### Activity
From the first line to the last, write out the data below exactly.

### Records for this exercise
· · · ·

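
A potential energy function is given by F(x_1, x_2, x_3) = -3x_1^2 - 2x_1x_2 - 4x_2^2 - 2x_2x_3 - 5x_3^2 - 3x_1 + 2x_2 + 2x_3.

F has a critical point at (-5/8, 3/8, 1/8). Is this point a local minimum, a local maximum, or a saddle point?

The Hessian is constant: H = [[-6, -2, 0], [-2, -8, -2], [0, -2, -10]].
Leading principal minors: Δ₁ = -6, Δ₂ = 44, Δ₃ = -416.
The minors alternate sign starting negative (−, +, −), so H is negative definite: a local maximum.

local maximum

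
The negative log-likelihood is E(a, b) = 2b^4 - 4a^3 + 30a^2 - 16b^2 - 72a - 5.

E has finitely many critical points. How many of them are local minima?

E separates as a function of a plus a function of b, so ∇E=0 decouples.
∂E/∂a = -12(a - 3)(a - 2) = 0 at a ∈ {2, 3}; ∂E/∂b = 8b(b - 2)(b + 2) = 0 at b ∈ {-2, 0, 2}.
The Hessian is diagonal: diag(E_aa, E_bb). Second derivatives: E_aa(2)=12, E_aa(3)=-12; E_bb(-2)=64, E_bb(0)=-32, E_bb(2)=64.
Local minima occur where both diagonal entries positive: (2, -2), (2, 2). Count: 2.

2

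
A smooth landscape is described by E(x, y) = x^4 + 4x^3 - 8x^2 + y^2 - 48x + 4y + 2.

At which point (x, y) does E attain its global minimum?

E(x,y) separates as P(x) + Q(y) + 2, so its minimum is min P + min Q + 2.
P'(x) = 4(x - 2)(x + 2)(x + 3) vanishes at x ∈ {-3, -2, 2}; Q'(y) = 2y + 4 vanishes at y ∈ {-2}.
Local minima of P (where P''>0): P(-3)=45, P(2)=-80. Local minima of Q: Q(-2)=-4.
So the global minimum of E is P(2) + Q(-2) + 2 = -80 − 4 + 2 = -82, attained at (2, -2).

(2, -2)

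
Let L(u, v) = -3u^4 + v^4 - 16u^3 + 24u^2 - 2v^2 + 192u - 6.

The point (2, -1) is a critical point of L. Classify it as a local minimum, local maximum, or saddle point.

saddle point

The mixed partial ∂²L/∂u∂v is 0, so the Hessian at any point is diag(L_uu, L_vv) = diag(12(-3u^2 - 8u + 4), 4(3v^2 - 1)).
At (2, -1): H = diag(-288, 8).
The eigenvalues have opposite signs, so H is indefinite: a saddle point.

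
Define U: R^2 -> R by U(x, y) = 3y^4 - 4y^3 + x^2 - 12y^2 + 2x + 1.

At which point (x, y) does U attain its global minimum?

(-1, 2)

U(x,y) separates as P(x) + Q(y) + 1, so its minimum is min P + min Q + 1.
P'(x) = 2x + 2 vanishes at x ∈ {-1}; Q'(y) = 12y(y - 2)(y + 1) vanishes at y ∈ {-1, 0, 2}.
Local minima of P (where P''>0): P(-1)=-1. Local minima of Q: Q(-1)=-5, Q(2)=-32.
So the global minimum of U is P(-1) + Q(2) + 1 = -1 − 32 + 1 = -32, attained at (-1, 2).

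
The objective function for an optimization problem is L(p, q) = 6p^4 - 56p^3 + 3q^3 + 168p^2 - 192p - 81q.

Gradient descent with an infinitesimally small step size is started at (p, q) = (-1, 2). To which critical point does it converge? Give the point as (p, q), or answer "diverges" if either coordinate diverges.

(1, 3)

L is separable, so gradient descent decouples: p follows -∂L/∂p, q follows -∂L/∂q.
∂L/∂p = 24(p - 4)(p - 2)(p - 1); at p=-1 this is -720, so p increases.
∂L/∂q = 9(q - 3)(q + 3); at q=2 this is -45, so q increases.
p converges to its nearest critical value 1 (a local min of the p-part); q converges to 3. The iterate converges to (1, 3).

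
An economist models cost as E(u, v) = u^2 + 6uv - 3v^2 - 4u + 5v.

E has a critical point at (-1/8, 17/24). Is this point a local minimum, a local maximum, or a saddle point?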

· · · ·

### Result for this task
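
A potential energy function is given by F(x_1, x_2, x_3) = -3x_1^2 - 2x_1x_2 - 4x_2^2 - 2x_2x_3 - 5x_3^2 - 3x_1 + 2x_2 + 2x_3.

F has a critical point at (-5/8, 3/8, 1/8). Is this point a local minimum, a local maximum, or a saddle point?

The Hessian is constant: H = [[-6, -2, 0], [-2, -8, -2], [0, -2, -10]].
Leading principal minors: Δ₁ = -6, Δ₂ = 44, Δ₃ = -416.
The minors alternate sign starting negative (−, +, −), so H is negative definite: a local maximum.

local maximum

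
The negative log-likelihood is E(a, b) = 2b^4 - 4a^3 + 30a^2 - 16b^2 - 72a - 5.

E has finitely many critical points. How many of them are local minima?

E separates as a function of a plus a function of b, so ∇E=0 decouples.
∂E/∂a = -12(a - 3)(a - 2) = 0 at a ∈ {2, 3}; ∂E/∂b = 8b(b - 2)(b + 2) = 0 at b ∈ {-2, 0, 2}.
The Hessian is diagonal: diag(E_aa, E_bb). Second derivatives: E_aa(2)=12, E_aa(3)=-12; E_bb(-2)=64, E_bb(0)=-32, E_bb(2)=64.
Local minima occur where both diagonal entries positive: (2, -2), (2, 2). Count: 2.

2

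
A smooth landscape is described by E(x, y) = x^4 + 4x^3 - 8x^2 + y^2 - 48x + 4y + 2.

At which point (x, y) does E attain its global minimum?

E(x,y) separates as P(x) + Q(y) + 2, so its minimum is min P + min Q + 2.
P'(x) = 4(x - 2)(x + 2)(x + 3) vanishes at x ∈ {-3, -2, 2}; Q'(y) = 2y + 4 vanishes at y ∈ {-2}.
Local minima of P (where P''>0): P(-3)=45, P(2)=-80. Local minima of Q: Q(-2)=-4.
So the global minimum of E is P(2) + Q(-2) + 2 = -80 − 4 + 2 = -82, attained at (2, -2).

(2, -2)

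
Let L(u, v) = -3u^4 + v^4 - 16u^3 + 24u^2 - 2v^2 + 192u - 6.

The point (2, -1) is a critical point of L. Classify it as a local minimum, local maximum, or saddle point.

saddle point

The mixed partial ∂²L/∂u∂v is 0, so the Hessian at any point is diag(L_uu, L_vv) = diag(12(-3u^2 - 8u + 4), 4(3v^2 - 1)).
At (2, -1): H = diag(-288, 8).
The eigenvalues have opposite signs, so H is indefinite: a saddle point.

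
Define U: R^2 -> R by U(x, y) = 3y^4 - 4y^3 + x^2 - 12y^2 + 2x + 1.

At which point (x, y) does U attain its global minimum?

(-1, 2)

U(x,y) separates as P(x) + Q(y) + 1, so its minimum is min P + min Q + 1.
P'(x) = 2x + 2 vanishes at x ∈ {-1}; Q'(y) = 12y(y - 2)(y + 1) vanishes at y ∈ {-1, 0, 2}.
Local minima of P (where P''>0): P(-1)=-1. Local minima of Q: Q(-1)=-5, Q(2)=-32.
So the global minimum of U is P(-1) + Q(2) + 1 = -1 − 32 + 1 = -32, attained at (-1, 2).

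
The objective function for an optimization problem is L(p, q) = 6p^4 - 56p^3 + 3q^3 + 168p^2 - 192p - 81q.

Gradient descent with an infinitesimally small step size is started at (p, q) = (-1, 2). To which critical point does it converge? Give the point as (p, q), or answer "diverges" if either coordinate diverges.

(1, 3)

L is separable, so gradient descent decouples: p follows -∂L/∂p, q follows -∂L/∂q.
∂L/∂p = 24(p - 4)(p - 2)(p - 1); at p=-1 this is -720, so p increases.
∂L/∂q = 9(q - 3)(q + 3); at q=2 this is -45, so q increases.
p converges to its nearest critical value 1 (a local min of the p-part); q converges to 3. The iterate converges to (1, 3).

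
An economist models cost as E(u, v) = u^2 + 6uv - 3v^2 - 4u + 5v.

E has a critical point at (-1/8, 17/24). Is this point a local minimum, a local maximum, or a saddle point?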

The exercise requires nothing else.